* **Work task**: Once the line containing "4,786.4 | 100.0 |" is found, copy that line and all remaining lines of the records exactly, including the last one, and add nothing.

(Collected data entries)
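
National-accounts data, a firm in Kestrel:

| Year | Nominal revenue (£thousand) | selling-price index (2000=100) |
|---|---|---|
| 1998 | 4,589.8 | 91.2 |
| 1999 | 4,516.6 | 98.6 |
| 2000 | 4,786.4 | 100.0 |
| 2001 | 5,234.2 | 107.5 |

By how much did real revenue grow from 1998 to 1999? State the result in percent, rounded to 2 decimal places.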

* **Exercise solution**:
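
| 2000 | 4,786.4 | 100.0 |
| 2001 | 5,234.2 | 107.5 |

By how much did real revenue grow from 1998 to 1999? State the result in percent, rounded to 2 decimal places.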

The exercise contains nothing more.